Look below for the line holding "- Rafael Varga and Sven Horvat are spouses." and the line holding "- Talon Energy Co. owns 62% of Orion Trust.". Repeat those two and everything between, exactly.

▸ **PROVIDED ENTRIES**:

****************************************

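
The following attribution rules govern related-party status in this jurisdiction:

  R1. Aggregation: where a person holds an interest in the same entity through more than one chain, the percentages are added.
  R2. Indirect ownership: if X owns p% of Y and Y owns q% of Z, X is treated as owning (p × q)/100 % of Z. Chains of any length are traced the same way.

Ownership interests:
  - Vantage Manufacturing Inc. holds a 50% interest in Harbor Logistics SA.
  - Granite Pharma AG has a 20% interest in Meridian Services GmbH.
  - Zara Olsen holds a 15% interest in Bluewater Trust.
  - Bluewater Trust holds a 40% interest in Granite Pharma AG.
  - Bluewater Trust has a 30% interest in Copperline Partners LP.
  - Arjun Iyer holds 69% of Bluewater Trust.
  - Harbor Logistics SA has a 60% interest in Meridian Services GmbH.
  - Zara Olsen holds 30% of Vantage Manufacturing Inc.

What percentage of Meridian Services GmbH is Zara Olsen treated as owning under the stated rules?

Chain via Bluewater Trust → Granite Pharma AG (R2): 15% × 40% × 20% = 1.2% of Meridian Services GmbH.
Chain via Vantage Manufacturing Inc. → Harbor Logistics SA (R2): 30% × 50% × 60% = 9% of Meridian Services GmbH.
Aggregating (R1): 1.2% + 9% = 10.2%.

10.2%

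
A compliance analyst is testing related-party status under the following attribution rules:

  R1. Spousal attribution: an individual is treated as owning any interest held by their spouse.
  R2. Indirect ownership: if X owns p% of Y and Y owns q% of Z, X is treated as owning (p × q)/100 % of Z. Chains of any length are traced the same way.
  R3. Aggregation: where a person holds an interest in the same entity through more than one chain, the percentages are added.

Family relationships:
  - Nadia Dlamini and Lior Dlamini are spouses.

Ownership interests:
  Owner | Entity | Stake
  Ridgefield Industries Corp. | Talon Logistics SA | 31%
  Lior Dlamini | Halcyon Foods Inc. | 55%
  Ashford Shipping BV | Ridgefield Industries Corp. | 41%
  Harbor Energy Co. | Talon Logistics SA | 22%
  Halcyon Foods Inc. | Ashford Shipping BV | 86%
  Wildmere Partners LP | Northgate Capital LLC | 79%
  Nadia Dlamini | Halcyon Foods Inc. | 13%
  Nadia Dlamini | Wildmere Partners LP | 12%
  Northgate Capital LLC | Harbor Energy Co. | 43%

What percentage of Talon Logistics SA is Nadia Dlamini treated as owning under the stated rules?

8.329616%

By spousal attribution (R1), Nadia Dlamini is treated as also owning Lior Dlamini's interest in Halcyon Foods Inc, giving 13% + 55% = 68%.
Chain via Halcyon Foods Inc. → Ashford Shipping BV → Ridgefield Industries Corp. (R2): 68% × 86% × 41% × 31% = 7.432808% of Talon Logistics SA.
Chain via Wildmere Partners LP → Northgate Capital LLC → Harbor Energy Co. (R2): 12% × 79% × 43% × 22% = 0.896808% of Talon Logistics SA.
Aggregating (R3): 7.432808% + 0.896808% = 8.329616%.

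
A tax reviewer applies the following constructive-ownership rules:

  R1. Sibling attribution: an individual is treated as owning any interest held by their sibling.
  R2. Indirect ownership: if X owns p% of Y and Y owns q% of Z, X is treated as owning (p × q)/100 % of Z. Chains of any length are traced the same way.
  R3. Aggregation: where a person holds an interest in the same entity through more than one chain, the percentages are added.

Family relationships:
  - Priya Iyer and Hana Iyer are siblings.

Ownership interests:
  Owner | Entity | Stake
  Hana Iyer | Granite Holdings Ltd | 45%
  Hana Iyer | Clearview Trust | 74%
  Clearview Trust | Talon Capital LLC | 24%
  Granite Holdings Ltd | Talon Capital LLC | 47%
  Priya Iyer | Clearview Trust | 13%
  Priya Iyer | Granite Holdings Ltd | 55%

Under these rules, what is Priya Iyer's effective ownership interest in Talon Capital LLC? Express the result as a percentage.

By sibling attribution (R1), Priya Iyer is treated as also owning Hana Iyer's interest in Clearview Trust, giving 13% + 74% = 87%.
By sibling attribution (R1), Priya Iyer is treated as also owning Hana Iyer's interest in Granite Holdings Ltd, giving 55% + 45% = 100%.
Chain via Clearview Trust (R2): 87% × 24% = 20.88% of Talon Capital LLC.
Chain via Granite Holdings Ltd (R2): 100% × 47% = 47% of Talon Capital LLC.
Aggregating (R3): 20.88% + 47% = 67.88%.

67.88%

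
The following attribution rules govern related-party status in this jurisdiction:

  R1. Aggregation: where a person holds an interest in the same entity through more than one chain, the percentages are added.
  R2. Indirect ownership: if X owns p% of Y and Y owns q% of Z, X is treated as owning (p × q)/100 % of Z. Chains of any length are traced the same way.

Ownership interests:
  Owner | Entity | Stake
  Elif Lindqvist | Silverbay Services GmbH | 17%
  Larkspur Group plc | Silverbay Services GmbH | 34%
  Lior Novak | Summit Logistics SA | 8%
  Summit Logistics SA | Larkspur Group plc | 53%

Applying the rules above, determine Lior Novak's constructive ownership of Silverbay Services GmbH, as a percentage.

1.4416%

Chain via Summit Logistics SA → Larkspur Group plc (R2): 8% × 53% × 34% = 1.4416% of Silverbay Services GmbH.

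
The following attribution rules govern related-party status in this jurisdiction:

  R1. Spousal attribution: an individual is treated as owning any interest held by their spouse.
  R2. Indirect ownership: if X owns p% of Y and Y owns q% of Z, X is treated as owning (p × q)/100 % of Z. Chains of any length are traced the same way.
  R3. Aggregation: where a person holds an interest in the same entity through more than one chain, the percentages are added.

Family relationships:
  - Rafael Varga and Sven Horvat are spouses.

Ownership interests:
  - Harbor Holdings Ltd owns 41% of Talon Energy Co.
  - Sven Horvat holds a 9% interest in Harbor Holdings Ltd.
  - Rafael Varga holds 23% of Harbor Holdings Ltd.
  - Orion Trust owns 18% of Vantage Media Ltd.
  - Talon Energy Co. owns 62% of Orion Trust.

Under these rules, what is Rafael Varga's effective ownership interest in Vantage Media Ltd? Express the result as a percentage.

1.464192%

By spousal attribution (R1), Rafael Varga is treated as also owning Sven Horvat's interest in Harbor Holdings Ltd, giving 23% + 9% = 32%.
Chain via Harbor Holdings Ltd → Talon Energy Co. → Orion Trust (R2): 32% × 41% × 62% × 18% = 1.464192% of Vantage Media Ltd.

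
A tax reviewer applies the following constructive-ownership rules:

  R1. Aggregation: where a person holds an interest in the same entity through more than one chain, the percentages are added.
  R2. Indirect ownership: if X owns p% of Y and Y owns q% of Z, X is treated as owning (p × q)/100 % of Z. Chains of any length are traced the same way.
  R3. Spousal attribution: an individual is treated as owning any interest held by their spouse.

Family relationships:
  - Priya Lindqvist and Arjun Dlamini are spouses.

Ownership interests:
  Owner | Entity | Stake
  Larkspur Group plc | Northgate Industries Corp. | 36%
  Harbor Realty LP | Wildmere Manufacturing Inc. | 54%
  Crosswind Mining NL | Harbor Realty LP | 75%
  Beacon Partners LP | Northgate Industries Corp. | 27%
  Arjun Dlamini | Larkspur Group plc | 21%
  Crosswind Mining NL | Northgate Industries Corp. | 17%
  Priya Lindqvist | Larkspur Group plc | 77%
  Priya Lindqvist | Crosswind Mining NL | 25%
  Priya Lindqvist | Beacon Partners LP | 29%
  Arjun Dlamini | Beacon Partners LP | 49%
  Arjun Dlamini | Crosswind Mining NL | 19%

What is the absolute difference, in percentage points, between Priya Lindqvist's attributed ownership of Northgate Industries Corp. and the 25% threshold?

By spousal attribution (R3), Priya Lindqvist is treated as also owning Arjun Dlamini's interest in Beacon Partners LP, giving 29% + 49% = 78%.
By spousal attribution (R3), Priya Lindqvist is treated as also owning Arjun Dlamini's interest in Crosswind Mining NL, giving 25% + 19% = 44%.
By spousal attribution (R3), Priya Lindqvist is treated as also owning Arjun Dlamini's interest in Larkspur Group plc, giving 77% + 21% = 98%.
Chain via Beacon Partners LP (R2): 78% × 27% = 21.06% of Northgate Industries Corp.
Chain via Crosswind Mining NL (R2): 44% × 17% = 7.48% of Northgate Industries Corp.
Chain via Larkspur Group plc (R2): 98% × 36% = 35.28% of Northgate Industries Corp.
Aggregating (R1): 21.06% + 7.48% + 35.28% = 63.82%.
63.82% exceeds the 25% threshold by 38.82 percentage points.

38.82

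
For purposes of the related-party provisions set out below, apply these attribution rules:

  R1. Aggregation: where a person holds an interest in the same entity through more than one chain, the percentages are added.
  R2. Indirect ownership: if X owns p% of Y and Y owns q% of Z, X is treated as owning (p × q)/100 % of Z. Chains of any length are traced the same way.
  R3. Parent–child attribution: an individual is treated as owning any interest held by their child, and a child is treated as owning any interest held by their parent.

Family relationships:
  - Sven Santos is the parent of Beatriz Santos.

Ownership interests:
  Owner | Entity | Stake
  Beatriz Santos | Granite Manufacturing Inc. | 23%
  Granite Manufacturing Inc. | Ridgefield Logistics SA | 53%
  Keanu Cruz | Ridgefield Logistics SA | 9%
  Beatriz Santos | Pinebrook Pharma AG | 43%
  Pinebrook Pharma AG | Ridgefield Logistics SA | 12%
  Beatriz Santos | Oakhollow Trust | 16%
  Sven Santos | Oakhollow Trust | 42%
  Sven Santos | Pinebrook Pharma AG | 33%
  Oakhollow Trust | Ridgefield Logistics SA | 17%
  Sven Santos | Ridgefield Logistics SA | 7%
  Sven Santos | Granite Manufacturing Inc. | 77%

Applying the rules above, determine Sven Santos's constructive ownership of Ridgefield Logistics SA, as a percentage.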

****************************************

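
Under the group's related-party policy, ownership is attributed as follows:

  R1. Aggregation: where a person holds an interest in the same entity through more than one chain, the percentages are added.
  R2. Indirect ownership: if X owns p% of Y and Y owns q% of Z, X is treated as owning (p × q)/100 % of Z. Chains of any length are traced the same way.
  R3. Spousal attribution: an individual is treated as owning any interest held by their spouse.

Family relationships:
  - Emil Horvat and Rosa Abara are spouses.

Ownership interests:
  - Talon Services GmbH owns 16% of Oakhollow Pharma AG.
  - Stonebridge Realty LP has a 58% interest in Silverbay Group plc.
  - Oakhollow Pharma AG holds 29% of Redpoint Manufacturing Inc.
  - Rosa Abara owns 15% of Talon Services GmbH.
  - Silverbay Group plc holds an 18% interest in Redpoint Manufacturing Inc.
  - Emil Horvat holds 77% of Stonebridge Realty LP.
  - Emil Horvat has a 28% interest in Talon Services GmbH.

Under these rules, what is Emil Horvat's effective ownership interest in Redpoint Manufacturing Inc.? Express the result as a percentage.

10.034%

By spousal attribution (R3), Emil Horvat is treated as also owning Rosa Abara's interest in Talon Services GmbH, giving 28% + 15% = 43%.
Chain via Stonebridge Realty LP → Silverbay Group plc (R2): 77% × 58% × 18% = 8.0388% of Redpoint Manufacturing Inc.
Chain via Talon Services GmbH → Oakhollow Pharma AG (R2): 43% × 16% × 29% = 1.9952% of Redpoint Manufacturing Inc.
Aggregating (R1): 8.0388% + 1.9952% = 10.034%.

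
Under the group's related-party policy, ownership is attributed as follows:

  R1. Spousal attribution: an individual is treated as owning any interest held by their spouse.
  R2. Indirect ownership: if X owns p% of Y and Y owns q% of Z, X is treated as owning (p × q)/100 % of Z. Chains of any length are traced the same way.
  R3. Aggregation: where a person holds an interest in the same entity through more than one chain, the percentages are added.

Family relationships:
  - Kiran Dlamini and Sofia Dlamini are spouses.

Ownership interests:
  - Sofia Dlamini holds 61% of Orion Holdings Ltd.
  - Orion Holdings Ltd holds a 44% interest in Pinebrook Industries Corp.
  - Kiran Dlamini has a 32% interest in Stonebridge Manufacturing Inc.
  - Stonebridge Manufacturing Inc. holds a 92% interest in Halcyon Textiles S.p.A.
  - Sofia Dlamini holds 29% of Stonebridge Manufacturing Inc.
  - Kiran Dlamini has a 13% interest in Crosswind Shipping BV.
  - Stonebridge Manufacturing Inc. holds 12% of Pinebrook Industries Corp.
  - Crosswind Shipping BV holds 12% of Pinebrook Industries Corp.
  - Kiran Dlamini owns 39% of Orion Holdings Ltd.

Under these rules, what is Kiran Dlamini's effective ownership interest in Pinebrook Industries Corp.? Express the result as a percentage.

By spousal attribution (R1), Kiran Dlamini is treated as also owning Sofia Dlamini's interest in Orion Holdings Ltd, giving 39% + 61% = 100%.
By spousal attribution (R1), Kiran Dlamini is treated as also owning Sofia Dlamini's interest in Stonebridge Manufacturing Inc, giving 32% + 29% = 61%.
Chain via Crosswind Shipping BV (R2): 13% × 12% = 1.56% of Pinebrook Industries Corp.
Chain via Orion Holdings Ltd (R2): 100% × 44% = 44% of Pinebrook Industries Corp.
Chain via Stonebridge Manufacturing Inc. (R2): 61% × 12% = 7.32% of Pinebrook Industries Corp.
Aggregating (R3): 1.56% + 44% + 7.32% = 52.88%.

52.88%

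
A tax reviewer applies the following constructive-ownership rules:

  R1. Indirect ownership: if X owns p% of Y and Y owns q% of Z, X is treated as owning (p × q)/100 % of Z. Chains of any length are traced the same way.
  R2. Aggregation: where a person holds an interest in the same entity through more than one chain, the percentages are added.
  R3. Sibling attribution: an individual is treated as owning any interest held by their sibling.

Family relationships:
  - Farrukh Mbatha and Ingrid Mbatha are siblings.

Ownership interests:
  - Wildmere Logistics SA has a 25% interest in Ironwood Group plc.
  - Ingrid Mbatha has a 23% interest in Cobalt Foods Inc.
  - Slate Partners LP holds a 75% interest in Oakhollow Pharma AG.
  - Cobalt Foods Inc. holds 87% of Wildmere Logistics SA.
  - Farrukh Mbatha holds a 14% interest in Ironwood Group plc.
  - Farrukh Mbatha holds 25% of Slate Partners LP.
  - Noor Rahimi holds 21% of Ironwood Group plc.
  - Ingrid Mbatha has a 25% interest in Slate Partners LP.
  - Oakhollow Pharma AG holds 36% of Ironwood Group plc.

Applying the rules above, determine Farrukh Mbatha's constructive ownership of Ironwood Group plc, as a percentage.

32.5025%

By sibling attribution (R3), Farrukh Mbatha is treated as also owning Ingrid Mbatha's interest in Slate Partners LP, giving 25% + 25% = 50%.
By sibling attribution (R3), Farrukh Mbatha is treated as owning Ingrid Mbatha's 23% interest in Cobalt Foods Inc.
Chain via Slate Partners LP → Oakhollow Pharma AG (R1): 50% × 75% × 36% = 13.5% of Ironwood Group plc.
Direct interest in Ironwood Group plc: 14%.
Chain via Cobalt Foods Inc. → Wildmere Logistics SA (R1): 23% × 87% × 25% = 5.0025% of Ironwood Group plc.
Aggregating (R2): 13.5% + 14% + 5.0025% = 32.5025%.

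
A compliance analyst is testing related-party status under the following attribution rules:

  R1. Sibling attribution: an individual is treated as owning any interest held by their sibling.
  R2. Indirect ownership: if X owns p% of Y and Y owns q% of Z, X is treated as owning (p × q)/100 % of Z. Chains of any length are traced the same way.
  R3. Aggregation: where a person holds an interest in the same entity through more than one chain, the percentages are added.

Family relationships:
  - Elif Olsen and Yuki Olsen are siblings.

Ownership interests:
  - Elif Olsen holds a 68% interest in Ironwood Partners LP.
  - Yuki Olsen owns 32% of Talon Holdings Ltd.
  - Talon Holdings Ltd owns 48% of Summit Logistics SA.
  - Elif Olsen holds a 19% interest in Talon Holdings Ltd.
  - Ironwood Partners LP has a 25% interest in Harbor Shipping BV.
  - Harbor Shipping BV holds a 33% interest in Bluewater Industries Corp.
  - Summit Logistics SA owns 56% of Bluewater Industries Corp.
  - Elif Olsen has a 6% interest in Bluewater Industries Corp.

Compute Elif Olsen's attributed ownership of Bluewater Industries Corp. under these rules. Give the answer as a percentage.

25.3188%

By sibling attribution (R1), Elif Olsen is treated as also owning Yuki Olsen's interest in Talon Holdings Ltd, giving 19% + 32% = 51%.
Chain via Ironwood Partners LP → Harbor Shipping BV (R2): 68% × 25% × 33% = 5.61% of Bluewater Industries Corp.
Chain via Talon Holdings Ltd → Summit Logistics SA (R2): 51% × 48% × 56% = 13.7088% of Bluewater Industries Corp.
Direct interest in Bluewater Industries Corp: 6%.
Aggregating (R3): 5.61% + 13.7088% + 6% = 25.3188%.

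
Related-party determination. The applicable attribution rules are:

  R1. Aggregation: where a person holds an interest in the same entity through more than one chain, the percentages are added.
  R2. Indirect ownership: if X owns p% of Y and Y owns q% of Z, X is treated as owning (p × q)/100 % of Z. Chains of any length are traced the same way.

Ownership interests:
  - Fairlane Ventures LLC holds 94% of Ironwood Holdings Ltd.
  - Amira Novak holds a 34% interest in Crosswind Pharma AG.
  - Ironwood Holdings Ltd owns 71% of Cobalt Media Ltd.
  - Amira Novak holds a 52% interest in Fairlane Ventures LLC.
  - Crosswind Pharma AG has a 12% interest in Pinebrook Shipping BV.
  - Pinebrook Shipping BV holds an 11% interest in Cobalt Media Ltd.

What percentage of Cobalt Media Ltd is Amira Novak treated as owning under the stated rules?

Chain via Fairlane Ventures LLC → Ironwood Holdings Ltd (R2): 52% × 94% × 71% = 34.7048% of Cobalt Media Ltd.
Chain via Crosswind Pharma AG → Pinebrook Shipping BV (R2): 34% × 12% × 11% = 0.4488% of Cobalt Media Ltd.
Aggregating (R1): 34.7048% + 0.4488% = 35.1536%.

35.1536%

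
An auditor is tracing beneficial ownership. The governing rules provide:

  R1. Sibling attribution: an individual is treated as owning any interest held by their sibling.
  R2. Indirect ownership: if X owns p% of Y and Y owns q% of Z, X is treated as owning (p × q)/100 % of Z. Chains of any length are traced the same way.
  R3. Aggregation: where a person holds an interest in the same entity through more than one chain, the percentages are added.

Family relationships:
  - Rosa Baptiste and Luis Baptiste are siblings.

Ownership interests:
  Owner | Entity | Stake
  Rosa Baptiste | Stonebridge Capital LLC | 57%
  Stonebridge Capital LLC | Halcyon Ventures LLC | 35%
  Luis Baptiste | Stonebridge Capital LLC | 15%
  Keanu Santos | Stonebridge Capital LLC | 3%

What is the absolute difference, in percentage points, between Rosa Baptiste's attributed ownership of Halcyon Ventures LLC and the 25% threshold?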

****************************************

▸ **REPLY TO THE TASK**:
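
  - Rafael Varga and Sven Horvat are spouses.

Ownership interests:
  - Harbor Holdings Ltd owns 41% of Talon Energy Co.
  - Sven Horvat holds a 9% interest in Harbor Holdings Ltd.
  - Rafael Varga holds 23% of Harbor Holdings Ltd.
  - Orion Trust owns 18% of Vantage Media Ltd.
  - Talon Energy Co. owns 62% of Orion Trust.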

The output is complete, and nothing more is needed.